Task to carry out —
Please return the lines of the data below, word for word, from the first line through the line containing "Grid: 9×8 cells.".

[Dataset entries]
• • • • •
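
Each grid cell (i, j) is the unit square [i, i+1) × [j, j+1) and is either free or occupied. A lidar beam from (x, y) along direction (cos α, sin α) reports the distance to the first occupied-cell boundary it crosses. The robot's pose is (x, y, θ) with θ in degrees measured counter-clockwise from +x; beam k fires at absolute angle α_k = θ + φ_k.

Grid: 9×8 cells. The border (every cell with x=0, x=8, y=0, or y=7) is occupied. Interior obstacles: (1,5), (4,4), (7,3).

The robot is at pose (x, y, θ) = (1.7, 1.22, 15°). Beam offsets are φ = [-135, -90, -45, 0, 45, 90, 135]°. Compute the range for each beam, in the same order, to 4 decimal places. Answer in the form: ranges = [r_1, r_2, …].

beam 1: φ=-135°, α=240°
  dir = (cos 240°, sin 240°) = (-0.5000, -0.8660); from cell (1,1)
  next x-line at t=1.4000, next y-line at t=0.2540; Δt_x=2.0000, Δt_y=1.1547
    y: enter (1,0) at t=0.2540 ← occupied
  → r_1 = 0.2540
beam 2: φ=-90°, α=285°
  dir = (cos 285°, sin 285°) = (0.2588, -0.9659); from cell (1,1)
  next x-line at t=1.1591, next y-line at t=0.2278; Δt_x=3.8637, Δt_y=1.0353
    y: enter (1,0) at t=0.2278 ← occupied
  → r_2 = 0.2278
beam 3: φ=-45°, α=330°
  dir = (cos 330°, sin 330°) = (0.8660, -0.5000); from cell (1,1)
  next x-line at t=0.3464, next y-line at t=0.4400; Δt_x=1.1547, Δt_y=2.0000
    x: enter (2,1) at t=0.3464
    y: enter (2,0) at t=0.4400 ← occupied
  → r_3 = 0.4400
beam 4: φ=0°, α=15°
  dir = (cos 15°, sin 15°) = (0.9659, 0.2588); from cell (1,1)
  next x-line at t=0.3106, next y-line at t=3.0137; Δt_x=1.0353, Δt_y=3.8637
    x: enter (2,1) at t=0.3106
    x: enter (3,1) at t=1.3459
    x: enter (4,1) at t=2.3811
    y: enter (4,2) at t=3.0137
    x: enter (5,2) at t=3.4164
    x: enter (6,2) at t=4.4517
    x: enter (7,2) at t=5.4870
    x: enter (8,2) at t=6.5222 ← occupied
  → r_4 = 6.5222
beam 5: φ=45°, α=60°
  dir = (cos 60°, sin 60°) = (0.5000, 0.8660); from cell (1,1)
  next x-line at t=0.6000, next y-line at t=0.9007; Δt_x=2.0000, Δt_y=1.1547
    x: enter (2,1) at t=0.6000
    y: enter (2,2) at t=0.9007
    y: enter (2,3) at t=2.0554
    x: enter (3,3) at t=2.6000
    y: enter (3,4) at t=3.2101
    y: enter (3,5) at t=4.3648
    x: enter (4,5) at t=4.6000
    y: enter (4,6) at t=5.5195
    x: enter (5,6) at t=6.6000
    y: enter (5,7) at t=6.6742 ← occupied
  → r_5 = 6.6742
beam 6: φ=90°, α=105°
  dir = (cos 105°, sin 105°) = (-0.2588, 0.9659); from cell (1,1)
  next x-line at t=2.7046, next y-line at t=0.8075; Δt_x=3.8637, Δt_y=1.0353
    y: enter (1,2) at t=0.8075
    y: enter (1,3) at t=1.8428
    x: enter (0,3) at t=2.7046 ← occupied
  → r_6 = 2.7046
beam 7: φ=135°, α=150°
  dir = (cos 150°, sin 150°) = (-0.8660, 0.5000); from cell (1,1)
  next x-line at t=0.8083, next y-line at t=1.5600; Δt_x=1.1547, Δt_y=2.0000
    x: enter (0,1) at t=0.8083 ← occupied
  → r_7 = 0.8083

ranges = [0.2540, 0.2278, 0.4400, 6.5222, 6.6742, 2.7046, 0.8083]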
• • • • •
Task response —
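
Each grid cell (i, j) is the unit square [i, i+1) × [j, j+1) and is either free or occupied. A lidar beam from (x, y) along direction (cos α, sin α) reports the distance to the first occupied-cell boundary it crosses. The robot's pose is (x, y, θ) with θ in degrees measured counter-clockwise from +x; beam k fires at absolute angle α_k = θ + φ_k.

Grid: 9×8 cells. The border (every cell with x=0, x=8, y=0, or y=7) is occupied. Interior obstacles: (1,5), (4,4), (7,3).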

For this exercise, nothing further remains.